Exercise goal: Repeat the first line of the listing and each line after it, exactly, through the line containing "Slicing parameters: layer_height: 0.25mm / nozzle: 0.25mm".

━━ Excerpted records

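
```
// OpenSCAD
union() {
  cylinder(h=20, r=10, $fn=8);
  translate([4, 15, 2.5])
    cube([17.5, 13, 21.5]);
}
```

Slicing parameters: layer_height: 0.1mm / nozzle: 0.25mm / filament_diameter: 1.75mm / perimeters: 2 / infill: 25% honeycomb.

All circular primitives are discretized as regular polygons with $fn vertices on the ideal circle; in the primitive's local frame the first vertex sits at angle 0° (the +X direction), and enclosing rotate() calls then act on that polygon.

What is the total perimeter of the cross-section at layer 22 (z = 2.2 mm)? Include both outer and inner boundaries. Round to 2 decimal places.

At z = 2.2 mm: the r=10 cylinder gives a regular 8-gon of circumradius 10 (constant along its height) (perimeter = 2·8·10.000·sin(180°/8) = 61.23 mm); the cube at (4, 15) is not intersected at this z (z outside [2.5, 24]); Combining (union): only the r=10 cylinder is present, so the union is just that shape — boundary = 61.23 mm. Overall, the cross-section is a single solid region. Total boundary length (outer) = 61.23 mm.

61.23 mm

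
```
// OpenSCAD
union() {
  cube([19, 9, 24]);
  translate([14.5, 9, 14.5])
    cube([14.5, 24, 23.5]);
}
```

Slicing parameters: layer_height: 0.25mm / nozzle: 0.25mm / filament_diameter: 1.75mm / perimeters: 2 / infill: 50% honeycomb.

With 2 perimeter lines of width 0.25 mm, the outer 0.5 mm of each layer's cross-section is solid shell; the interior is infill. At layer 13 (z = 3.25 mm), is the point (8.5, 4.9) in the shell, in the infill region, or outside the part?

infill

At z = 3.25 mm: the cube is present — its section is the full 19×9 rectangle; the cube at (14.5, 9) is not intersected at this z (z outside [14.5, 38]); Combining (union): only the 19×9 cube is present, so the union is just that shape — 1 connected region. Overall, the cross-section is a single solid region. The nearest boundary edge runs (19.00, 9.00)→(0.00, 9.00); distance from the point to it = 4.10 mm. The point is inside the cross-section and 4.10 mm from the nearest boundary — more than the 0.5 mm shell width (2 × 0.25), so it's in the infill interior.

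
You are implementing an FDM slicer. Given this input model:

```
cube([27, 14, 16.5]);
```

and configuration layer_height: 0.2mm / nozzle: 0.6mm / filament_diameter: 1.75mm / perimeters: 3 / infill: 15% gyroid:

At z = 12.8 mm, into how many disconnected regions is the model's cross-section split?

At z = 12.8 mm: the cube is present — its section is the full 27×14 rectangle. The result has 1 disconnected region.

1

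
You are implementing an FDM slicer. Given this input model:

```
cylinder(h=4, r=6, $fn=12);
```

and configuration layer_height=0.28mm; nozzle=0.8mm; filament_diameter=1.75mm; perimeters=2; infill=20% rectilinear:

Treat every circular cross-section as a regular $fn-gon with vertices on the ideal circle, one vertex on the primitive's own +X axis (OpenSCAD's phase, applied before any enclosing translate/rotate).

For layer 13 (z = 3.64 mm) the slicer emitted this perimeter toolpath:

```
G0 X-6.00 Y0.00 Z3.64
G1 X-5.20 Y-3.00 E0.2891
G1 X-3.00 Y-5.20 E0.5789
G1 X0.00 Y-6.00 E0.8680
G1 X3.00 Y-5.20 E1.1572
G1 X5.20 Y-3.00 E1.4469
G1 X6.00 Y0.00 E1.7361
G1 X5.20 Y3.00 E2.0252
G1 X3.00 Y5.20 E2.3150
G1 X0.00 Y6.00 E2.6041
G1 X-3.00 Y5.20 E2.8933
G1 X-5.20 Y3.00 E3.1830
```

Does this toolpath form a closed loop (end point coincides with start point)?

no

Start point (G0): (-6.00, 0.00). End point (last G1): the path does not return to the start — open.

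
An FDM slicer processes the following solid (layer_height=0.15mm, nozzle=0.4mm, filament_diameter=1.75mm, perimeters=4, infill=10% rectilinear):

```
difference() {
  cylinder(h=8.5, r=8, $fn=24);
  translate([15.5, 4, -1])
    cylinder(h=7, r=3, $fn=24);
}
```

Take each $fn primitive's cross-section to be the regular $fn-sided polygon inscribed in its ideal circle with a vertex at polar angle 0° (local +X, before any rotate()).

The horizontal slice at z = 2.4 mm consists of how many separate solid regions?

At z = 2.4 mm: the r=8 cylinder gives a regular 24-gon of circumradius 8 (constant along its height); the cylinder at (15.5, 4): section is a regular 24-gon, circumradius r=3; Subtracting the remaining from the first: starting from the r=8 cylinder, the r=3 cylinder at (15.5, 4) misses the remaining region (no effect) — 1 connected region. The result has 1 disconnected region.

1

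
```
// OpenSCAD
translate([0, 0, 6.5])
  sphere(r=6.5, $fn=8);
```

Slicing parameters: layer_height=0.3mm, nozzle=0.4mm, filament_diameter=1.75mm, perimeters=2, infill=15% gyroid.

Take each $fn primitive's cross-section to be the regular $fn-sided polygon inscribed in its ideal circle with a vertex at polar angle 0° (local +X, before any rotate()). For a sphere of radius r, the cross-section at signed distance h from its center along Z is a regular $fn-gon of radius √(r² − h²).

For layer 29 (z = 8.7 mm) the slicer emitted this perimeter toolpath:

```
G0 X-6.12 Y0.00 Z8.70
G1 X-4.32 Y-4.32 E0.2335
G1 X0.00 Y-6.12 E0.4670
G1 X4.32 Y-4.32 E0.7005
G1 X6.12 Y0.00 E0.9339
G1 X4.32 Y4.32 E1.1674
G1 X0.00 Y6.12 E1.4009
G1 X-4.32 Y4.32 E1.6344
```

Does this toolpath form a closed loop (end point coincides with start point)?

no

Start point (G0): (-6.12, 0.00). End point (last G1): the path does not return to the start — open.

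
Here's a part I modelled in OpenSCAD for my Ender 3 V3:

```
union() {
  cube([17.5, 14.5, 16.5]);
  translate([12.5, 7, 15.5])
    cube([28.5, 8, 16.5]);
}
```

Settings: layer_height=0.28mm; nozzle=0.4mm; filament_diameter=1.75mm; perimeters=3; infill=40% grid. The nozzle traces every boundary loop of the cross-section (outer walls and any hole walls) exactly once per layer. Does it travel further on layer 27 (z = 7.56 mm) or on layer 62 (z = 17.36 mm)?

Layer 27 (z = 7.56): the cube (footprint 17.5×14.5) is included at this height (perimeter 64.00 mm); the cube at (12.5, 7) is not intersected at this z (z outside [15.5, 32]); Merging all regions: only the 17.5×14.5 cube is present, so the union is just that shape — boundary = 64.00 mm. So its perimeter = 64.00 mm. Layer 62 (z = 17.36): the cube is absent (z outside [0, 16.5]); the 28.5×8 cube at (12.5, 7) contributes its full rectangle (perimeter 73.00 mm); Taking the union: only the 28.5×8 cube at (12.5, 7) is present, so the union is just that shape — boundary = 73.00 mm. So its perimeter = 73.00 mm. Layer 62 is larger (73.00 vs 64.00 mm).

layer 62 (z = 17.36 mm)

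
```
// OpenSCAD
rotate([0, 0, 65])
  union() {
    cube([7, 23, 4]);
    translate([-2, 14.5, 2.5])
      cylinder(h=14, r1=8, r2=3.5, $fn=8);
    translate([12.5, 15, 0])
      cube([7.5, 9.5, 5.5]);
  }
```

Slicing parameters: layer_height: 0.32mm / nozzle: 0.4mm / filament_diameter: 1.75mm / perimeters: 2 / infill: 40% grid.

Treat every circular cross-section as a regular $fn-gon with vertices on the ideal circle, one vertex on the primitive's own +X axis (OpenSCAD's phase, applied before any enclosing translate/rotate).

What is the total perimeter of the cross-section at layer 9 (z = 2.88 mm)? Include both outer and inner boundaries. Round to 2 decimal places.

108.35 mm

At z = 2.88 mm: the 7×23 cube contributes its full rectangle (perimeter 60.00 mm); the cone at (-2, 14.5) contributes a regular 8-gon of circumradius 7.878 (interpolated between r1=8 and r2=3.5 at t=0.027) (perimeter = 2·8·7.878·sin(180°/8) = 48.24 mm); the cube at (12.5, 15) (footprint 7.5×9.5) is included at this height (perimeter 34.00 mm); Combining (union): the regions partially overlap (shared area 57.91 mm²), so the edge portions inside another operand are dropped and the merged outline is re-measured after clipping — boundary = 108.35 mm; (whole slice rotated 65° about Z — lengths, areas and connectivity unchanged). Overall, the cross-section has 2 separate islands. Total boundary length (outer) = 108.35 mm.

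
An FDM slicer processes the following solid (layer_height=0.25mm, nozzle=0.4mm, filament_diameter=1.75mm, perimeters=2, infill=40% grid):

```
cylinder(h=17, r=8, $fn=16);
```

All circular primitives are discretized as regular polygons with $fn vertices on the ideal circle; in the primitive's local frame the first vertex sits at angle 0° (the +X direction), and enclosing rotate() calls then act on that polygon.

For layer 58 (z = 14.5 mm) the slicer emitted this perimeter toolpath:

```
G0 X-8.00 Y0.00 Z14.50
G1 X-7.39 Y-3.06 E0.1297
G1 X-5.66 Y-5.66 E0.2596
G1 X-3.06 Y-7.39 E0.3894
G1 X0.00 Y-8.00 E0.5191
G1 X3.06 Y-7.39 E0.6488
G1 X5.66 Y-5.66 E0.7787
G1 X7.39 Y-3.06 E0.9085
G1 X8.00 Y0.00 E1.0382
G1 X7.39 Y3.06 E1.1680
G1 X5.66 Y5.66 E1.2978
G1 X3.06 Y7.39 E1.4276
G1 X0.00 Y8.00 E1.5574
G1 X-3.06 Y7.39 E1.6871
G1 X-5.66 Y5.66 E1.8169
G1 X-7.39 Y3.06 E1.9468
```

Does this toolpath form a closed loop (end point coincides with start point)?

no

Start point (G0): (-8.00, 0.00). End point (last G1): the path does not return to the start — open.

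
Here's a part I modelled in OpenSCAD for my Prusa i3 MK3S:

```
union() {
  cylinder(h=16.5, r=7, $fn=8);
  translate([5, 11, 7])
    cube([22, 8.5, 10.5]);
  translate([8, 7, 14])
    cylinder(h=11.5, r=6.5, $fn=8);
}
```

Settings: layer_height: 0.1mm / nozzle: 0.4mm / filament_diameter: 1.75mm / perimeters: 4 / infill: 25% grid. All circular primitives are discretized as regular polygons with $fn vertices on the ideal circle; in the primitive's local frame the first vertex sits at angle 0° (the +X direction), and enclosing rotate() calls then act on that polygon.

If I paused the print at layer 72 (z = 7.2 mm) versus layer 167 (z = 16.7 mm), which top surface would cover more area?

Layer 72 (z = 7.2): the cylinder: section is a regular 8-gon, circumradius r=7 (area = (8/2)·7.000²·sin(360°/8) = 138.59 mm²); the cube at (5, 11) (footprint 22×8.5) is included at this height (area 187.00 mm²); the cylinder at (8, 7) is not intersected at this z (z outside [14, 25.5]); Combining (union): the 2 present regions are separate (no shared area or edge), so areas and boundary lengths simply add and each stays a separate island — area = 325.59 mm². So its area = 325.59 mm². Layer 167 (z = 16.7): the cylinder does not reach this height (z outside [0, 16.5]); the cube at (5, 11) (footprint 22×8.5) is included at this height (area 187.00 mm²); the r=6.5 cylinder at (8, 7) contributes a regular 8-gon of circumradius 6.5 (area = (8/2)·6.500²·sin(360°/8) = 119.50 mm²); Merging all regions: the regions partially overlap — summed areas 306.50 mm² minus the doubly-counted overlap 12.83 mm² gives 293.68 mm² — area = 293.68 mm². So its area = 293.68 mm². Layer 72 is larger (325.59 vs 293.68 mm²).

layer 72 (z = 7.2 mm)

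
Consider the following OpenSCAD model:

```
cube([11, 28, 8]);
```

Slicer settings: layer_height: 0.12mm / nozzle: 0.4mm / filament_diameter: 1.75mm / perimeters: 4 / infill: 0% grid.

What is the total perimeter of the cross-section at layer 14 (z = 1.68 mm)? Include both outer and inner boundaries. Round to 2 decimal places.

78.00 mm

At z = 1.68 mm: the cube is present — its section is the full 11×28 rectangle (perimeter 78.00 mm). Overall, the cross-section is a single solid region. Total boundary length (outer) = 78.00 mm.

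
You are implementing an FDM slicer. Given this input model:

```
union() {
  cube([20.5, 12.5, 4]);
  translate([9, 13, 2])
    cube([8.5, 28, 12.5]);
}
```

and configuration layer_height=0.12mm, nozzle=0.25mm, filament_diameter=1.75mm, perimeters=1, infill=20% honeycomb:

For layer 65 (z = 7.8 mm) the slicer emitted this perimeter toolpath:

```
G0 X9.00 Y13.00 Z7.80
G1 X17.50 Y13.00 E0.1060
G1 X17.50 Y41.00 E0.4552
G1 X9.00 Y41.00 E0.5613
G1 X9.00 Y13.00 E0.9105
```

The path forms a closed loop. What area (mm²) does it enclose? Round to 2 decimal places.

Apply the shoelace formula to the sequence of (X, Y) vertices; enclosed area = 238.00 mm².

238.00 mm²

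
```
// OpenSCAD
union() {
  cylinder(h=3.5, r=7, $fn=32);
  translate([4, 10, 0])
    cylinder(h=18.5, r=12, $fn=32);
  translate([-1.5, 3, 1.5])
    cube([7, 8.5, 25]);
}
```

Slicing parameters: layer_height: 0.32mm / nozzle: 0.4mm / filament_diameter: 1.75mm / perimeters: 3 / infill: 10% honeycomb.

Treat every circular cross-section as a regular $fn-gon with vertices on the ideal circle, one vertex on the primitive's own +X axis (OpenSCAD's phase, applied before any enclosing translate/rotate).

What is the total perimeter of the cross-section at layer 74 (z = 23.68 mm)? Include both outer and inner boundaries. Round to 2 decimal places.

31.00 mm

At z = 23.68 mm: the cylinder is absent (z outside [0, 3.5]); the cylinder at (4, 10) is not intersected at this z (z outside [0, 18.5]); the cube at (-1.5, 3) is present — its section is the full 7×8.5 rectangle (perimeter 31.00 mm); Combining (union): only the 7×8.5 cube at (-1.5, 3) is present, so the union is just that shape — boundary = 31.00 mm. Overall, the cross-section is a single solid region. Total boundary length (outer) = 31.00 mm.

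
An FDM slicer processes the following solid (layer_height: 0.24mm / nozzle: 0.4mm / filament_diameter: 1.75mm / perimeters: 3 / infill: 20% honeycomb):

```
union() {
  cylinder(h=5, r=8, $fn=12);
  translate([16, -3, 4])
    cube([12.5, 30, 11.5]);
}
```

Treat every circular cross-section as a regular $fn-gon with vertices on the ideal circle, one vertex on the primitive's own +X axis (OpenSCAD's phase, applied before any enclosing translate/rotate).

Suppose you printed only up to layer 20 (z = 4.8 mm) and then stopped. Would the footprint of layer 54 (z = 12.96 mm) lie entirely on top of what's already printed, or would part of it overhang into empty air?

Compare the two slices. At z = 4.8: the r=8 cylinder contributes a regular 12-gon of circumradius 8 (area = (12/2)·8.000²·sin(360°/12) = 192.00 mm²); the cube at (16, -3) is present — its section is the full 12.5×30 rectangle (area 375.00 mm²); Combining (union): the 2 present regions are separate (no shared area or edge), so areas and boundary lengths simply add and each stays a separate island — area = 567.00 mm². At z = 12.96: the cylinder is absent (z outside [0, 5]); the 12.5×30 cube at (16, -3) contributes its full rectangle (area 375.00 mm²); Taking the union: only the 12.5×30 cube at (16, -3) is present, so the union is just that shape — area = 375.00 mm². Checking containment: the cross-section at z = 12.96 is a subset of the cross-section at z = 4.8.

entirely on top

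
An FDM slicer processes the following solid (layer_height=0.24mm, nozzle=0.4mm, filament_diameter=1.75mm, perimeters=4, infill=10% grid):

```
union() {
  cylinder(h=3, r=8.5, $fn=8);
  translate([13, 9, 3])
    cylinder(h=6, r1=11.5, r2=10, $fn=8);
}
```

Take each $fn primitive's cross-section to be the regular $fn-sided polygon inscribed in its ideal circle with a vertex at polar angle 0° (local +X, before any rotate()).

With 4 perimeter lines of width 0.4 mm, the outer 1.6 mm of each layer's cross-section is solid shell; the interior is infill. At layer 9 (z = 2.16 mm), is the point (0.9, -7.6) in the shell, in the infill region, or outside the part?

At z = 2.16 mm: the r=8.5 cylinder gives a regular 8-gon of circumradius 8.5 (constant along its height); the cone at (13, 9) is not intersected at this z (z outside [3, 9]); Merging all regions: only the r=8.5 cylinder is present, so the union is just that shape — 1 connected region. Overall, the cross-section is a single solid region. The nearest boundary edge runs (-0.00, -8.50)→(6.01, -6.01); distance from the point to it = 0.49 mm. The point is inside the cross-section, 0.49 mm from the nearest boundary — within the 1.6 mm shell band (4 × 0.4).

shell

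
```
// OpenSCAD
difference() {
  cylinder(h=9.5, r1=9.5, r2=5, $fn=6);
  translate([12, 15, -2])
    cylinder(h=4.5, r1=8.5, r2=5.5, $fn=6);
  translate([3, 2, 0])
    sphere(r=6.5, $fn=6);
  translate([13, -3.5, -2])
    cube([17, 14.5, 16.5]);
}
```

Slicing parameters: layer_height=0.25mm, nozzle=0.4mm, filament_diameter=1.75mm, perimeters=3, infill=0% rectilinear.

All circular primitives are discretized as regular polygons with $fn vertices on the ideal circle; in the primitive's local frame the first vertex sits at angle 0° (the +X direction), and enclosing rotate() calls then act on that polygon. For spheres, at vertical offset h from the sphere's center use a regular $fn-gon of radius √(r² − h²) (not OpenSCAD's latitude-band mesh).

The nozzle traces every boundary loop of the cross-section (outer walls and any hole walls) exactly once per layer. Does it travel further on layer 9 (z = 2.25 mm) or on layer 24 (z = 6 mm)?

layer 9 (z = 2.25 mm)

Layer 9 (z = 2.25): the cone (r1=9.5→r2=5) has section circumradius 8.434 here — a regular 6-gon (perimeter = 2·6·8.434·sin(180°/6) = 50.61 mm); the cone at (12, 15) (r1=8.5→r2=5.5) has section circumradius 5.667 here — a regular 6-gon (perimeter = 2·6·5.667·sin(180°/6) = 34.00 mm); the r=6.5 sphere at (3, 2) slices to a regular 6-gon of circumradius 6.098 (√(r²−h²) with h=2.25 from center) (perimeter = 2·6·6.098·sin(180°/6) = 36.59 mm); the cube at (13, -3.5) is present — its section is the full 17×14.5 rectangle (perimeter 63.00 mm); Taking the first minus the rest: starting from the cone, the cone at (12, 15) misses the remaining region (no effect); the r=6.5 sphere at (3, 2) partially overlaps it — only the 85.58 mm² overlap (of its 96.62 mm²) is removed, clipping the outline; the 17×14.5 cube at (13, -3.5) misses the remaining region (no effect) — boundary = 69.54 mm. So its perimeter = 69.54 mm. Layer 24 (z = 6): the cone (r1=9.5→r2=5) has section circumradius 6.658 here — a regular 6-gon (perimeter = 2·6·6.658·sin(180°/6) = 39.95 mm); the cone at (12, 15) is not intersected at this z (z outside [-2, 2.5]); the r=6.5 sphere at (3, 2) contributes a regular 6-gon of circumradius √(6.5²−6²) = 2.500 (perimeter = 2·6·2.500·sin(180°/6) = 15.00 mm); the cube at (13, -3.5) is present — its section is the full 17×14.5 rectangle (perimeter 63.00 mm); After the difference (first − rest): starting from the cone, the r=6.5 sphere at (3, 2) lies wholly inside it (removes its full 16.24 mm² and its 15.00 mm outline becomes a hole wall); the 17×14.5 cube at (13, -3.5) misses the remaining region (no effect) — boundary (outer + 1 inner loop) = 54.95 mm. So its perimeter = 54.95 mm. Layer 9 is larger (69.54 vs 54.95 mm).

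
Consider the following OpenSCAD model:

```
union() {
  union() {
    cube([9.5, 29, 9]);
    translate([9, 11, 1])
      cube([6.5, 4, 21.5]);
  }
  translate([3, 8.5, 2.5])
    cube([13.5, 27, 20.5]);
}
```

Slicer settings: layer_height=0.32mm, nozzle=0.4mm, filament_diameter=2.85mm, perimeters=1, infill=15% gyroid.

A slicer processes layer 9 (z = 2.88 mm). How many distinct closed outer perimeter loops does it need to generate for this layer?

1

At z = 2.88 mm: the cube is present — its section is the full 9.5×29 rectangle; the cube at (9, 11) (footprint 6.5×4) is included at this height; Taking the union: the regions partially overlap (shared area 2.00 mm²), so overlapping operands fuse into one piece — 1 connected region; the 13.5×27 cube at (3, 8.5) contributes its full rectangle; Combining (union): the regions partially overlap (shared area 157.25 mm²), so overlapping operands fuse into one piece — 1 connected region. The result has 1 disconnected region.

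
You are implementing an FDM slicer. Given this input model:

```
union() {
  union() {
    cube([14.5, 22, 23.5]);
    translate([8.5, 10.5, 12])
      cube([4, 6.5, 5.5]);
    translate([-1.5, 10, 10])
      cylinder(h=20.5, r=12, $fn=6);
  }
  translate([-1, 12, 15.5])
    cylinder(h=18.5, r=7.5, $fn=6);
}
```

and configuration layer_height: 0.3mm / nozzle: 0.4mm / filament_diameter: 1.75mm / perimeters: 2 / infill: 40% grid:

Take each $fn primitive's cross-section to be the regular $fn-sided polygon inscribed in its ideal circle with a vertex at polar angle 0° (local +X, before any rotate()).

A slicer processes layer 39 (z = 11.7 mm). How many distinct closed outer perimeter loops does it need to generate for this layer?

At z = 11.7 mm: the 14.5×22 cube contributes its full rectangle; the cube at (8.5, 10.5) does not reach this height (z outside [12, 17.5]); the r=12 cylinder at (-1.5, 10) gives a regular 6-gon of circumradius 12 (constant along its height); Combining (union): the regions partially overlap (shared area 154.07 mm²), so overlapping operands fuse into one piece — 1 connected region; the cylinder at (-1, 12) is not intersected at this z (z outside [15.5, 34]); Combining (union): only the result so far is present, so the union is just that shape — 1 connected region. The result has 1 disconnected region.

1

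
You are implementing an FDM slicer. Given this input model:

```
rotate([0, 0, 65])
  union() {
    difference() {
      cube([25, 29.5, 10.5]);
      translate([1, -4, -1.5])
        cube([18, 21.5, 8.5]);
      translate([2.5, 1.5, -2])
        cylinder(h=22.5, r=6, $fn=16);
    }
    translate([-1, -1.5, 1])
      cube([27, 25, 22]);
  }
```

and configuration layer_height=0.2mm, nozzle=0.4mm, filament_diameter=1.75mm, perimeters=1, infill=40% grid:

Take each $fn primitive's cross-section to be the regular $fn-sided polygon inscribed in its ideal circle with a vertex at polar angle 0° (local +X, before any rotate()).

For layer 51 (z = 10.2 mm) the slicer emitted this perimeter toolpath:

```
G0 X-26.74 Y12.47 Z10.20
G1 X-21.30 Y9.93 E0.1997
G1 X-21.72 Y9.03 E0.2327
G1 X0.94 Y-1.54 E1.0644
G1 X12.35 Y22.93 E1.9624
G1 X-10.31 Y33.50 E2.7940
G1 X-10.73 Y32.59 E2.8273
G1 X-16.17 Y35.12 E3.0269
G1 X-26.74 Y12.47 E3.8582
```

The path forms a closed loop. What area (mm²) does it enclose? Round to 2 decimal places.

Apply the shoelace formula to the sequence of (X, Y) vertices; enclosed area = 825.08 mm².

825.08 mm²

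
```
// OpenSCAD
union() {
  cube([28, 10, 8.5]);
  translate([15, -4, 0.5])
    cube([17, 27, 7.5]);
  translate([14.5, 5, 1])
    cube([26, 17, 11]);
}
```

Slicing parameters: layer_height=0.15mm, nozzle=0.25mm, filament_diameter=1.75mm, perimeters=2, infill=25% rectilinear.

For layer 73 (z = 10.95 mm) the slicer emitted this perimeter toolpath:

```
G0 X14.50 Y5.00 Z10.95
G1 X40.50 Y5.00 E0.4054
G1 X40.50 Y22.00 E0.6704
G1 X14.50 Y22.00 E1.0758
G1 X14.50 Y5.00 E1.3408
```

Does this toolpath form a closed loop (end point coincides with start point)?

yes

Start point (G0): (14.50, 5.00). End point (last G1): the path returns to the start — closed.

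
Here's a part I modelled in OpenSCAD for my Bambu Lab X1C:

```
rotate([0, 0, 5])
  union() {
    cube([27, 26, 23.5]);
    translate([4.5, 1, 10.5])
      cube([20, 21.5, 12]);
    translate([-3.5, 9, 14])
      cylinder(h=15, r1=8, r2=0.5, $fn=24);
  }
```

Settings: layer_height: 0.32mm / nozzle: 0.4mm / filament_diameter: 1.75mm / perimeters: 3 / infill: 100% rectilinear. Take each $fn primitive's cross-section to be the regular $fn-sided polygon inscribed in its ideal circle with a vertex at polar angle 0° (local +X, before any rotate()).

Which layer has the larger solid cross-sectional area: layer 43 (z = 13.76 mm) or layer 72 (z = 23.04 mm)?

Layer 43 (z = 13.76): the cube is present — its section is the full 27×26 rectangle (area 702.00 mm²); the cube at (4.5, 1) (footprint 20×21.5) is included at this height (area 430.00 mm²); the cone at (-3.5, 9) is absent (z outside [14, 29]); Combining (union): the 20×21.5 cube at (4.5, 1) lies entirely inside the 27×26 cube, so the union is just the 27×26 cube — area = 702.00 mm²; (rotated 5° about Z; rotation is an isometry so areas/perimeters/island counts are preserved). So its area = 702.00 mm². Layer 72 (z = 23.04): the 27×26 cube contributes its full rectangle (area 702.00 mm²); the cube at (4.5, 1) is not intersected at this z (z outside [10.5, 22.5]); the cone at (-3.5, 9) (r1=8→r2=0.5) has section circumradius 3.480 here — a regular 24-gon (area = (24/2)·3.480²·sin(360°/24) = 37.61 mm²); Taking the union: the 2 present regions are separate (no shared area or edge), so areas and boundary lengths simply add and each stays a separate island — area = 739.61 mm²; (rotated 5° about Z; rotation is an isometry so areas/perimeters/island counts are preserved). So its area = 739.61 mm². Layer 72 is larger (739.61 vs 702.00 mm²).

layer 72 (z = 23.04 mm)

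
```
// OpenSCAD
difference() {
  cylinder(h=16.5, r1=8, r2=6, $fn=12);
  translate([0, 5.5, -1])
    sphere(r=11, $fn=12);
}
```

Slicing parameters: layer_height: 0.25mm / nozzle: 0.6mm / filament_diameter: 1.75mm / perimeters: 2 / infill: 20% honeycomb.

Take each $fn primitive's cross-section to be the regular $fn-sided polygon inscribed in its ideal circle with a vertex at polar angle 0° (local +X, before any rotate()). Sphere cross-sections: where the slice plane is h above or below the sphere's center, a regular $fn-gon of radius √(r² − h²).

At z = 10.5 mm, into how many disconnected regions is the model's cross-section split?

At z = 10.5 mm: the cone (r1=8→r2=6) has section circumradius 6.727 here — a regular 12-gon; the sphere at (0, 5.5) is absent (|z−center|=11.500 > r=11); Subtracting the remaining from the first: none of the subtracted shapes is present at this height, so the cone is unchanged — 1 connected region. The result has 1 disconnected region.

1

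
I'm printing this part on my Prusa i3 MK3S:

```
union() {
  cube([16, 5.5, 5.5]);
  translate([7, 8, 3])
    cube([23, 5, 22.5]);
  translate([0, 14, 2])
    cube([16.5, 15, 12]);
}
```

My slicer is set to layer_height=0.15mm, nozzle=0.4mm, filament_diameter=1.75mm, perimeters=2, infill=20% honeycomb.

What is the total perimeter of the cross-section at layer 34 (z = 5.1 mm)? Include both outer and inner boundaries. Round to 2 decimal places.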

━━━━

Your solution:
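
```
// OpenSCAD
union() {
  cylinder(h=20, r=10, $fn=8);
  translate([4, 15, 2.5])
    cube([17.5, 13, 21.5]);
}
```

Slicing parameters: layer_height: 0.1mm / nozzle: 0.25mm / filament_diameter: 1.75mm / perimeters: 2 / infill: 25% honeycomb.

All circular primitives are discretized as regular polygons with $fn vertices on the ideal circle; in the primitive's local frame the first vertex sits at angle 0° (the +X direction), and enclosing rotate() calls then act on that polygon.

What is the total perimeter of the cross-section at layer 22 (z = 2.2 mm)? Include both outer and inner boundaries. Round to 2 decimal places.

At z = 2.2 mm: the r=10 cylinder gives a regular 8-gon of circumradius 10 (constant along its height) (perimeter = 2·8·10.000·sin(180°/8) = 61.23 mm); the cube at (4, 15) is not intersected at this z (z outside [2.5, 24]); Combining (union): only the r=10 cylinder is present, so the union is just that shape — boundary = 61.23 mm. Overall, the cross-section is a single solid region. Total boundary length (outer) = 61.23 mm.

61.23 mm

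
```
// OpenSCAD
union() {
  cube([19, 9, 24]);
  translate([14.5, 9, 14.5])
    cube([14.5, 24, 23.5]);
}
```

Slicing parameters: layer_height: 0.25mm / nozzle: 0.25mm / filament_diameter: 1.75mm / perimeters: 2 / infill: 50% honeycomb.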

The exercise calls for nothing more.